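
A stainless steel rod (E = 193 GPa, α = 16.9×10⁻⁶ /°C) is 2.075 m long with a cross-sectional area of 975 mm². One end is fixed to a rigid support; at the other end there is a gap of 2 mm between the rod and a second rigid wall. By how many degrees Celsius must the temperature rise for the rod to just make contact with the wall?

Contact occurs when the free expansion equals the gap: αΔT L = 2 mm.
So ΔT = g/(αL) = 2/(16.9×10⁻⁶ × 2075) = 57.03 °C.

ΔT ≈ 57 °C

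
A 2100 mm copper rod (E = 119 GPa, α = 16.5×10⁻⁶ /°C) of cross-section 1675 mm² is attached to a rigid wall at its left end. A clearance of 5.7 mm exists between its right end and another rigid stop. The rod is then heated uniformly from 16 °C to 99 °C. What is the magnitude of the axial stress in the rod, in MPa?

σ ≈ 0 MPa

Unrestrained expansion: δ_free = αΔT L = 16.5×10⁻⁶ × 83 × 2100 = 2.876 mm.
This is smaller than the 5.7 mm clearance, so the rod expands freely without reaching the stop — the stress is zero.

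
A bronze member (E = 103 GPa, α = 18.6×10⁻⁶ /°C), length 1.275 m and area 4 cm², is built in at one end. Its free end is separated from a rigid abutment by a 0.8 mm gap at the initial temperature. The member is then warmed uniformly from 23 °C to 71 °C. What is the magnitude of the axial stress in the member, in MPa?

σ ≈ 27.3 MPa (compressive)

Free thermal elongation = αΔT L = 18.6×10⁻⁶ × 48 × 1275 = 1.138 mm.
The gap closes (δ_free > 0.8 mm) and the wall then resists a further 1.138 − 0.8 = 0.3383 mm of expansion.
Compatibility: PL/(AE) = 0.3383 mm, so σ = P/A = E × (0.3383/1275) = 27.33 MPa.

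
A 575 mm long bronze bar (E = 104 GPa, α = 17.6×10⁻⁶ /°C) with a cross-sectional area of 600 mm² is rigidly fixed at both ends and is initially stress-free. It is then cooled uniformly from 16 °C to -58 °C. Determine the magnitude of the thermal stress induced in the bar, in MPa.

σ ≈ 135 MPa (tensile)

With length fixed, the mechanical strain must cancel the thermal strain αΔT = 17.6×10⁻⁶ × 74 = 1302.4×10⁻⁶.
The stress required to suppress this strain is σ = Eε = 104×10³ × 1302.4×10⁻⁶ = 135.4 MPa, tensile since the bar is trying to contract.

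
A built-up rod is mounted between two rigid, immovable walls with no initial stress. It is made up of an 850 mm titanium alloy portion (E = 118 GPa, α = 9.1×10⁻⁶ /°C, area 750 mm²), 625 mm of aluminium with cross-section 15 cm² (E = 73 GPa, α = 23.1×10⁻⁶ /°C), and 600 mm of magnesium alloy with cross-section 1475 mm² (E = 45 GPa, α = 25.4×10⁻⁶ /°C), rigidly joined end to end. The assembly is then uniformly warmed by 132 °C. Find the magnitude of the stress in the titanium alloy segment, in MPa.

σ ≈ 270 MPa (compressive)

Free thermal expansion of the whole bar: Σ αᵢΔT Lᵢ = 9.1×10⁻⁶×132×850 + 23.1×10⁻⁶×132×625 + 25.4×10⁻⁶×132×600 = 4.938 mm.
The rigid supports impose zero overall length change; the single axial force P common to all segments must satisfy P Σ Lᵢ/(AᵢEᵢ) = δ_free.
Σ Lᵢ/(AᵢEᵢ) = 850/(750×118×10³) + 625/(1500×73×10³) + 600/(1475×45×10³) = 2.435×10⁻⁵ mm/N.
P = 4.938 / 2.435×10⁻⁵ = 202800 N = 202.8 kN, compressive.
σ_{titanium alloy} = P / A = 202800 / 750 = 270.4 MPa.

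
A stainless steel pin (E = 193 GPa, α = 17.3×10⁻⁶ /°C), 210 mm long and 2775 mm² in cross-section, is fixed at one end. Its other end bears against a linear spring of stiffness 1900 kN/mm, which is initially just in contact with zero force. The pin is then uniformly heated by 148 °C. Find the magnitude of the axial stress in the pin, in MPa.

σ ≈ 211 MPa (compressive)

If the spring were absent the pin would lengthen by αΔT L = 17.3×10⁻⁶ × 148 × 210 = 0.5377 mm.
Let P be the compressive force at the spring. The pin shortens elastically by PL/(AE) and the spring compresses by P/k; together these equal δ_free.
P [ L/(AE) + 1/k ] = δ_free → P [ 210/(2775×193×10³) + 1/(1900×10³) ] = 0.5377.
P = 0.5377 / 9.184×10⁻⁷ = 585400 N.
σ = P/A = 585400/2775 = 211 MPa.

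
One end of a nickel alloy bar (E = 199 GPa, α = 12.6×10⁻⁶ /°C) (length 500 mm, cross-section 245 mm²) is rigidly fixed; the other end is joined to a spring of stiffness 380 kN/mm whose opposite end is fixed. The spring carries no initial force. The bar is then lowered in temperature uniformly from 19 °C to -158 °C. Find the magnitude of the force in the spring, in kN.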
________________________________________
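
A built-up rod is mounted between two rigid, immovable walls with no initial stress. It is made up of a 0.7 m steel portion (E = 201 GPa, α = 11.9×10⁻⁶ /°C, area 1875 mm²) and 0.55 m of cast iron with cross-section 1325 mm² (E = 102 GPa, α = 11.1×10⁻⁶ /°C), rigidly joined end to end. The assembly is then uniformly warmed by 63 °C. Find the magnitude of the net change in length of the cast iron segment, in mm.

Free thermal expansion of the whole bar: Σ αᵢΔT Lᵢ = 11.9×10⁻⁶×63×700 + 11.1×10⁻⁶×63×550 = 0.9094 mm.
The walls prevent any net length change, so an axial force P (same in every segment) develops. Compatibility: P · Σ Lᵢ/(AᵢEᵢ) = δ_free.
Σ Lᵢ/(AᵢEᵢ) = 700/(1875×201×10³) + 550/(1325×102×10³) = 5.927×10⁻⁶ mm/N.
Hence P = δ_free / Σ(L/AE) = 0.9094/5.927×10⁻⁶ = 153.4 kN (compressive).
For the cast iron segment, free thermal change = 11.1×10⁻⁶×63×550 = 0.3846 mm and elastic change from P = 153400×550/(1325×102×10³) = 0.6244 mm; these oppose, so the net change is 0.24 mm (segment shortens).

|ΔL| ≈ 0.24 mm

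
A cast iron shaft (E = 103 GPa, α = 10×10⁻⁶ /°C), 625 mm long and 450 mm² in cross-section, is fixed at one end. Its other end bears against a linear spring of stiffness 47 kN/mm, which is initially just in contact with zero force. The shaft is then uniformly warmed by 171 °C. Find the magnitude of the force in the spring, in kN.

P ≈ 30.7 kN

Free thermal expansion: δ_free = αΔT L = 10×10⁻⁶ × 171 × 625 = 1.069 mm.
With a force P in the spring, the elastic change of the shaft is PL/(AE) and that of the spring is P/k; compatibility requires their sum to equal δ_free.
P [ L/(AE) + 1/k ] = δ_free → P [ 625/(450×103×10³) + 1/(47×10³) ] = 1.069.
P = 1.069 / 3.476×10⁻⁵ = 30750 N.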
________________________________________
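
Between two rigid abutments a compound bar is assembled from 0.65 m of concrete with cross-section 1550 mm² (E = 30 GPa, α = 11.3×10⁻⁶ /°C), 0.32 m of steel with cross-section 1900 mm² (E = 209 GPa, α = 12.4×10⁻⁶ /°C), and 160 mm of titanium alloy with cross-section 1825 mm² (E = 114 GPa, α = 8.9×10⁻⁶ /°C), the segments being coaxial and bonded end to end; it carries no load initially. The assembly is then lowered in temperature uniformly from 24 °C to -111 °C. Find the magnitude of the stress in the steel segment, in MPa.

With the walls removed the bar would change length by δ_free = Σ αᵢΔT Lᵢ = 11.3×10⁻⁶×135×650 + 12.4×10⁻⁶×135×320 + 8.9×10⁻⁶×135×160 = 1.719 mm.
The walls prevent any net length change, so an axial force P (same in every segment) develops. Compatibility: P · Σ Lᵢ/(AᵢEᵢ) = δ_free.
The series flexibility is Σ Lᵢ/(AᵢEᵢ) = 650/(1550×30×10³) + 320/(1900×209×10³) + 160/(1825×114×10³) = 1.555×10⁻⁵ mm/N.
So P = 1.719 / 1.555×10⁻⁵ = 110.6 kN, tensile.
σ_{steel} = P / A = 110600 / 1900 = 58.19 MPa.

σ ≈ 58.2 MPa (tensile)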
________________________________________
__TASK DETAILS__: Within the listing above, the range opens at the line with "alloy segment, in MPa." and closes at the line with "One end of a". Reproduce exactly the lines of that range, including both ends.

__YOUR SOLUTION__:
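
A built-up rod is mounted between two rigid, immovable walls with no initial stress. It is made up of an 850 mm titanium alloy portion (E = 118 GPa, α = 9.1×10⁻⁶ /°C, area 750 mm²), 625 mm of aluminium with cross-section 15 cm² (E = 73 GPa, α = 23.1×10⁻⁶ /°C), and 600 mm of magnesium alloy with cross-section 1475 mm² (E = 45 GPa, α = 25.4×10⁻⁶ /°C), rigidly joined end to end. The assembly is then uniformly warmed by 132 °C. Find the magnitude of the stress in the titanium alloy segment, in MPa.

σ ≈ 270 MPa (compressive)

Free thermal expansion of the whole bar: Σ αᵢΔT Lᵢ = 9.1×10⁻⁶×132×850 + 23.1×10⁻⁶×132×625 + 25.4×10⁻⁶×132×600 = 4.938 mm.
The rigid supports impose zero overall length change; the single axial force P common to all segments must satisfy P Σ Lᵢ/(AᵢEᵢ) = δ_free.
Σ Lᵢ/(AᵢEᵢ) = 850/(750×118×10³) + 625/(1500×73×10³) + 600/(1475×45×10³) = 2.435×10⁻⁵ mm/N.
P = 4.938 / 2.435×10⁻⁵ = 202800 N = 202.8 kN, compressive.
σ_{titanium alloy} = P / A = 202800 / 750 = 270.4 MPa.

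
A stainless steel pin (E = 193 GPa, α = 17.3×10⁻⁶ /°C), 210 mm long and 2775 mm² in cross-section, is fixed at one end. Its other end bears against a linear spring of stiffness 1900 kN/mm, which is initially just in contact with zero force. The pin is then uniformly heated by 148 °C. Find the magnitude of the axial stress in the pin, in MPa.

σ ≈ 211 MPa (compressive)

If the spring were absent the pin would lengthen by αΔT L = 17.3×10⁻⁶ × 148 × 210 = 0.5377 mm.
Let P be the compressive force at the spring. The pin shortens elastically by PL/(AE) and the spring compresses by P/k; together these equal δ_free.
P [ L/(AE) + 1/k ] = δ_free → P [ 210/(2775×193×10³) + 1/(1900×10³) ] = 0.5377.
P = 0.5377 / 9.184×10⁻⁷ = 585400 N.
σ = P/A = 585400/2775 = 211 MPa.

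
One end of a nickel alloy bar (E = 199 GPa, α = 12.6×10⁻⁶ /°C) (length 500 mm, cross-section 245 mm²) is rigidly fixed; the other end is joined to a spring of stiffness 380 kN/mm whose opposite end is fixed. The spring carries no initial force. The bar is then lowered in temperature uniformly from 19 °C to -158 °C. Find the magnitude of the force in the spring, in kN.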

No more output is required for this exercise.